## Work request
Your answer must be an exact copy of all the entries.

## The data
------------------------

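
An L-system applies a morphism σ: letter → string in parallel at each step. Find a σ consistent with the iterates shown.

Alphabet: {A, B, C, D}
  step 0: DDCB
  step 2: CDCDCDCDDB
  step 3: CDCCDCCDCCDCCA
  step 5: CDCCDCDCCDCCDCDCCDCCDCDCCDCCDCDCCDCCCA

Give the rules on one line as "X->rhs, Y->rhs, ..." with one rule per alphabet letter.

  step 2 ⇒ step 3: CDCDCDCDDB ⇒ CD·C·CD·C·CD·C·CD·C·C·A
    B ↦ A
    C ↦ CD
    D ↦ C
    A ↦ DDB  (constrained at step 3)

A->DDB, B->A, C->CD, D->C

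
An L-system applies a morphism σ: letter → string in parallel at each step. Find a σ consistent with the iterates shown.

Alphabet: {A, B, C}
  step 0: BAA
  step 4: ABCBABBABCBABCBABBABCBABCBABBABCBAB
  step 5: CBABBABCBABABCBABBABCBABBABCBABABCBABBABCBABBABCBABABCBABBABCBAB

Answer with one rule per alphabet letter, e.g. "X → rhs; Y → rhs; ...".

A->CB, B->AB, C->B

  step 4 ⇒ step 5: ABCBABBABCBABCBABBABCBABCBABBABCBAB ⇒ CB·AB·B·AB·CB·AB·AB·CB·AB·B·AB·CB·AB·B·AB·CB·AB·AB·CB·AB·B·AB·CB·AB·B·AB·CB·AB·AB·CB·AB·B·AB·CB·AB
    A ↦ CB
    B ↦ AB
    C ↦ B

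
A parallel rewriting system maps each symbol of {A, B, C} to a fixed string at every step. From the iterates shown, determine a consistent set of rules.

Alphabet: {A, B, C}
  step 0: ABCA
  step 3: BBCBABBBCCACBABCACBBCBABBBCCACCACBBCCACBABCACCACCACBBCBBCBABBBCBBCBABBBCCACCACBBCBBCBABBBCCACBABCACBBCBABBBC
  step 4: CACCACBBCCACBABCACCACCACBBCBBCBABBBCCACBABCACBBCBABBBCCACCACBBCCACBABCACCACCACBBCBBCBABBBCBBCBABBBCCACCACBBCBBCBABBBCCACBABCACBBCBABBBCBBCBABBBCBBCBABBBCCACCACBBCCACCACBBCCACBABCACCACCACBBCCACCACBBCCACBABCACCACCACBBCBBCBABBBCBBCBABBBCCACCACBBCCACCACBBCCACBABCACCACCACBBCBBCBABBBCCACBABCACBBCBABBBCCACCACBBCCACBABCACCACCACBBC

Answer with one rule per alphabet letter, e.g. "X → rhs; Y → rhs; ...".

A->BAB, B->CAC, C->BBC

  step 3 ⇒ step 4: BBCBABBBCCACBABCACBBCBABBBCCACCACBBCCACBABCACCACCACBBCBBCBABBBCBBCBABBBCCACCACBBCBBCBABBBCCACBABCACBBCBABBBC ⇒ CAC·CAC·BBC·CAC·BAB·CAC·CAC·CAC·BBC·BBC·BAB·BBC·CAC·BAB·CAC·BBC·BAB·BBC·CAC·CAC·BBC·CAC·BAB·CAC·CAC·CAC·BBC·BBC·BAB·BBC·BBC·BAB·BBC·CAC·CAC·BBC·BBC·BAB·BBC·CAC·BAB·CAC·BBC·BAB·BBC·BBC·BAB·BBC·BBC·BAB·BBC·CAC·CAC·BBC·CAC·CAC·BBC·CAC·BAB·CAC·CAC·CAC·BBC·CAC·CAC·BBC·CAC·BAB·CAC·CAC·CAC·BBC·BBC·BAB·BBC·BBC·BAB·BBC·CAC·CAC·BBC·CAC·CAC·BBC·CAC·BAB·CAC·CAC·CAC·BBC·BBC·BAB·BBC·CAC·BAB·CAC·BBC·BAB·BBC·CAC·CAC·BBC·CAC·BAB·CAC·CAC·CAC·BBC
    A ↦ BAB
    B ↦ CAC
    C ↦ BBC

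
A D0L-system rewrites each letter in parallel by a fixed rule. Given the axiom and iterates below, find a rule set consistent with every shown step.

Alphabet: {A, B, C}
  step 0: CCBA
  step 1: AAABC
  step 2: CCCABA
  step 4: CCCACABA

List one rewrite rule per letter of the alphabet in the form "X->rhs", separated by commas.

A->C, B->AB, C->A

  step 1 ⇒ step 2: AAABC ⇒ C·C·C·AB·A
    A ↦ C
    B ↦ AB
    C ↦ A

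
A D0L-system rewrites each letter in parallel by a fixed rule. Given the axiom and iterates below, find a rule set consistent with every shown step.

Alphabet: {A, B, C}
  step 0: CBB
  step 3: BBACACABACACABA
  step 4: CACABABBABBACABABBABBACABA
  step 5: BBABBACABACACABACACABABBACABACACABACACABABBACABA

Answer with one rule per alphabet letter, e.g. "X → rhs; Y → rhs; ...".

  step 4 ⇒ step 5: CACABABBABBACABABBABBACABA ⇒ B·BA·B·BA·CA·BA·CA·CA·BA·CA·CA·BA·B·BA·CA·BA·CA·CA·BA·CA·CA·BA·B·BA·CA·BA
    A ↦ BA
    B ↦ CA
    C ↦ B

A->BA, B->CA, C->B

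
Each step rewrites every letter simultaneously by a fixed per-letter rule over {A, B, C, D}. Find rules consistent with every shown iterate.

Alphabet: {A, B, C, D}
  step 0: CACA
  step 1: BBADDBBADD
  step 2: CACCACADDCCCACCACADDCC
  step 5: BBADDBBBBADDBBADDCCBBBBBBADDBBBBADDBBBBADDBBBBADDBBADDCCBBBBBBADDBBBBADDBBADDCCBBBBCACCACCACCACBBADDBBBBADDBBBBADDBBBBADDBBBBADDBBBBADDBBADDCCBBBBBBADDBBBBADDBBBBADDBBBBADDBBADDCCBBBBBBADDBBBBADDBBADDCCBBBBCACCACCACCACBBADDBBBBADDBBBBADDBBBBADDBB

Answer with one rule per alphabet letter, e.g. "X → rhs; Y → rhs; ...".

  step 1 ⇒ step 2: BBADDBBADD ⇒ CAC·CAC·ADD·C·C·CAC·CAC·ADD·C·C
    A ↦ ADD
    B ↦ CAC
    D ↦ C
  step 0 ⇒ step 1: CACA ⇒ BB·ADD·BB·ADD
    C ↦ BB

A->ADD, B->CAC, C->BB, D->C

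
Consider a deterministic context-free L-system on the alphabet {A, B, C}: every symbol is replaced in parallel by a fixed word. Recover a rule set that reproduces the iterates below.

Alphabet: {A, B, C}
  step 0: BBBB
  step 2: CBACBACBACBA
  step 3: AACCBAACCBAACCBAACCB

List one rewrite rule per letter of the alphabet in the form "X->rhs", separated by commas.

A->CB, B->AC, C->A

  step 2 ⇒ step 3: CBACBACBACBA ⇒ A·AC·CB·A·AC·CB·A·AC·CB·A·AC·CB
    A ↦ CB
    B ↦ AC
    C ↦ A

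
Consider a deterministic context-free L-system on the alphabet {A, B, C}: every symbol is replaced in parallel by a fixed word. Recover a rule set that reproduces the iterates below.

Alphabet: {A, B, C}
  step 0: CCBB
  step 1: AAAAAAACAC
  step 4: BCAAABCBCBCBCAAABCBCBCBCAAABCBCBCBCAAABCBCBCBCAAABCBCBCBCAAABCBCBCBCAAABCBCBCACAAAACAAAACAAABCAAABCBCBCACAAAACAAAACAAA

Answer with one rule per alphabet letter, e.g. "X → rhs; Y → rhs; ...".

A->BC, B->AC, C->AAA

  step 0 ⇒ step 1: CCBB ⇒ AAA·AAA·AC·AC
    B ↦ AC
    C ↦ AAA
    A ↦ BC  (constrained at step 1)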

------------------------

## Result below
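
An L-system applies a morphism σ: letter → string in parallel at each step. Find a σ consistent with the iterates shown.

Alphabet: {A, B, C, D}
  step 0: DDCB
  step 2: CDCDCDCDDB
  step 3: CDCCDCCDCCDCCA
  step 5: CDCCDCDCCDCCDCDCCDCCDCDCCDCCDCDCCDCCCA

Give the rules on one line as "X->rhs, Y->rhs, ..." with one rule per alphabet letter.

  step 2 ⇒ step 3: CDCDCDCDDB ⇒ CD·C·CD·C·CD·C·CD·C·C·A
    B ↦ A
    C ↦ CD
    D ↦ C
    A ↦ DDB  (constrained at step 3)

A->DDB, B->A, C->CD, D->C

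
An L-system applies a morphism σ: letter → string in parallel at each step. Find a σ consistent with the iterates shown.

Alphabet: {A, B, C}
  step 0: BAA
  step 4: ABCBABBABCBABCBABBABCBABCBABBABCBAB
  step 5: CBABBABCBABABCBABBABCBABBABCBABABCBABBABCBABBABCBABABCBABBABCBAB

Answer with one rule per alphabet letter, e.g. "X → rhs; Y → rhs; ...".

A->CB, B->AB, C->B

  step 4 ⇒ step 5: ABCBABBABCBABCBABBABCBABCBABBABCBAB ⇒ CB·AB·B·AB·CB·AB·AB·CB·AB·B·AB·CB·AB·B·AB·CB·AB·AB·CB·AB·B·AB·CB·AB·B·AB·CB·AB·AB·CB·AB·B·AB·CB·AB
    A ↦ CB
    B ↦ AB
    C ↦ B

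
A parallel rewriting system maps each symbol of {A, B, C} to a fixed string at every step. From the iterates shown, determine a consistent set of rules.

Alphabet: {A, B, C}
  step 0: ABCA
  step 3: BBCBABBBCCACBABCACBBCBABBBCCACCACBBCCACBABCACCACCACBBCBBCBABBBCBBCBABBBCCACCACBBCBBCBABBBCCACBABCACBBCBABBBC
  step 4: CACCACBBCCACBABCACCACCACBBCBBCBABBBCCACBABCACBBCBABBBCCACCACBBCCACBABCACCACCACBBCBBCBABBBCBBCBABBBCCACCACBBCBBCBABBBCCACBABCACBBCBABBBCBBCBABBBCBBCBABBBCCACCACBBCCACCACBBCCACBABCACCACCACBBCCACCACBBCCACBABCACCACCACBBCBBCBABBBCBBCBABBBCCACCACBBCCACCACBBCCACBABCACCACCACBBCBBCBABBBCCACBABCACBBCBABBBCCACCACBBCCACBABCACCACCACBBC

Answer with one rule per alphabet letter, e.g. "X → rhs; Y → rhs; ...".

A->BAB, B->CAC, C->BBC

  step 3 ⇒ step 4: BBCBABBBCCACBABCACBBCBABBBCCACCACBBCCACBABCACCACCACBBCBBCBABBBCBBCBABBBCCACCACBBCBBCBABBBCCACBABCACBBCBABBBC ⇒ CAC·CAC·BBC·CAC·BAB·CAC·CAC·CAC·BBC·BBC·BAB·BBC·CAC·BAB·CAC·BBC·BAB·BBC·CAC·CAC·BBC·CAC·BAB·CAC·CAC·CAC·BBC·BBC·BAB·BBC·BBC·BAB·BBC·CAC·CAC·BBC·BBC·BAB·BBC·CAC·BAB·CAC·BBC·BAB·BBC·BBC·BAB·BBC·BBC·BAB·BBC·CAC·CAC·BBC·CAC·CAC·BBC·CAC·BAB·CAC·CAC·CAC·BBC·CAC·CAC·BBC·CAC·BAB·CAC·CAC·CAC·BBC·BBC·BAB·BBC·BBC·BAB·BBC·CAC·CAC·BBC·CAC·CAC·BBC·CAC·BAB·CAC·CAC·CAC·BBC·BBC·BAB·BBC·CAC·BAB·CAC·BBC·BAB·BBC·CAC·CAC·BBC·CAC·BAB·CAC·CAC·CAC·BBC
    A ↦ BAB
    B ↦ CAC
    C ↦ BBC

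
A D0L-system rewrites each letter in parallel by a fixed rule. Given the axiom and iterates below, find a rule set consistent with every shown step.

Alphabet: {A, B, C}
  step 0: CCBA
  step 1: AAABC
  step 2: CCCABA
  step 4: CCCACABA

List one rewrite rule per letter of the alphabet in the form "X->rhs", separated by commas.

A->C, B->AB, C->A

  step 1 ⇒ step 2: AAABC ⇒ C·C·C·AB·A
    A ↦ C
    B ↦ AB
    C ↦ A

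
A D0L-system rewrites each letter in parallel by a fixed rule. Given the axiom and iterates below, find a rule set consistent with every shown step.

Alphabet: {A, B, C}
  step 0: CBB
  step 3: BBACACABACACABA
  step 4: CACABABBABBACABABBABBACABA
  step 5: BBABBACABACACABACACABABBACABACACABACACABABBACABA

Answer with one rule per alphabet letter, e.g. "X → rhs; Y → rhs; ...".

  step 4 ⇒ step 5: CACABABBABBACABABBABBACABA ⇒ B·BA·B·BA·CA·BA·CA·CA·BA·CA·CA·BA·B·BA·CA·BA·CA·CA·BA·CA·CA·BA·B·BA·CA·BA
    A ↦ BA
    B ↦ CA
    C ↦ B

A->BA, B->CA, C->B

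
Each step rewrites every letter simultaneously by a fixed per-letter rule over {A, B, C, D}. Find rules consistent with every shown iterate.

Alphabet: {A, B, C, D}
  step 0: CACA
  step 1: BBADDBBADD
  step 2: CACCACADDCCCACCACADDCC
  step 5: BBADDBBBBADDBBADDCCBBBBBBADDBBBBADDBBBBADDBBBBADDBBADDCCBBBBBBADDBBBBADDBBADDCCBBBBCACCACCACCACBBADDBBBBADDBBBBADDBBBBADDBBBBADDBBBBADDBBADDCCBBBBBBADDBBBBADDBBBBADDBBBBADDBBADDCCBBBBBBADDBBBBADDBBADDCCBBBBCACCACCACCACBBADDBBBBADDBBBBADDBBBBADDBB

Answer with one rule per alphabet letter, e.g. "X → rhs; Y → rhs; ...".

  step 1 ⇒ step 2: BBADDBBADD ⇒ CAC·CAC·ADD·C·C·CAC·CAC·ADD·C·C
    A ↦ ADD
    B ↦ CAC
    D ↦ C
  step 0 ⇒ step 1: CACA ⇒ BB·ADD·BB·ADD
    C ↦ BB

A->ADD, B->CAC, C->BB, D->C

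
Consider a deterministic context-free L-system on the alphabet {A, B, C}: every symbol is replaced in parallel by a fixed word. Recover a rule set that reproduces the iterates below.

Alphabet: {A, B, C}
  step 0: BBBB
  step 2: CBACBACBACBA
  step 3: AACCBAACCBAACCBAACCB

List one rewrite rule per letter of the alphabet in the form "X->rhs", separated by commas.

A->CB, B->AC, C->A

  step 2 ⇒ step 3: CBACBACBACBA ⇒ A·AC·CB·A·AC·CB·A·AC·CB·A·AC·CB
    A ↦ CB
    B ↦ AC
    C ↦ A

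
Consider a deterministic context-free L-system on the alphabet {A, B, C}: every symbol is replaced in parallel by a fixed word. Recover a rule set that reproduces the iterates below.

Alphabet: {A, B, C}
  step 0: CCBB
  step 1: AAAAAAACAC
  step 4: BCAAABCBCBCBCAAABCBCBCBCAAABCBCBCBCAAABCBCBCBCAAABCBCBCBCAAABCBCBCBCAAABCBCBCACAAAACAAAACAAABCAAABCBCBCACAAAACAAAACAAA

Answer with one rule per alphabet letter, e.g. "X → rhs; Y → rhs; ...".

A->BC, B->AC, C->AAA

  step 0 ⇒ step 1: CCBB ⇒ AAA·AAA·AC·AC
    B ↦ AC
    C ↦ AAA
    A ↦ BC  (constrained at step 1)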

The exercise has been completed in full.